◆ **DIRECTIONS FOR THIS TASK**:
Transcribe the listing below exactly, leaving nothing out.
##############################
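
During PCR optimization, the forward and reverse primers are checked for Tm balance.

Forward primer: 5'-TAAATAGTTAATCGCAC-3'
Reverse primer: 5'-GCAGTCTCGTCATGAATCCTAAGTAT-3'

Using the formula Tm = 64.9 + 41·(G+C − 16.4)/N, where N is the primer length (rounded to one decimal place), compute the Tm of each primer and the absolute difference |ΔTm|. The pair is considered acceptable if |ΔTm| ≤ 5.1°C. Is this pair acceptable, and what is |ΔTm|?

|ΔTm| = 19.0°C; the pair is not acceptable.

Forward: G+C = 5, N = 17 → Tm = 64.9 + 41·(5 − 16.4)/17 = 37.4°C.
Reverse: G+C = 11, N = 26 → Tm = 64.9 + 41·(11 − 16.4)/26 = 56.4°C.
|ΔTm| = |37.4 − 56.4| = 19.0°C, > 5.1°C.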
##############################
◆ **SOLUTION TO THIS PROBLEM**:
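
During PCR optimization, the forward and reverse primers are checked for Tm balance.

Forward primer: 5'-TAAATAGTTAATCGCAC-3'
Reverse primer: 5'-GCAGTCTCGTCATGAATCCTAAGTAT-3'

Using the formula Tm = 64.9 + 41·(G+C − 16.4)/N, where N is the primer length (rounded to one decimal place), compute the Tm of each primer and the absolute difference |ΔTm|. The pair is considered acceptable if |ΔTm| ≤ 5.1°C. Is this pair acceptable, and what is |ΔTm|?

|ΔTm| = 19.0°C; the pair is not acceptable.

Forward: G+C = 5, N = 17 → Tm = 64.9 + 41·(5 − 16.4)/17 = 37.4°C.
Reverse: G+C = 11, N = 26 → Tm = 64.9 + 41·(11 − 16.4)/26 = 56.4°C.
|ΔTm| = |37.4 − 56.4| = 19.0°C, > 5.1°C.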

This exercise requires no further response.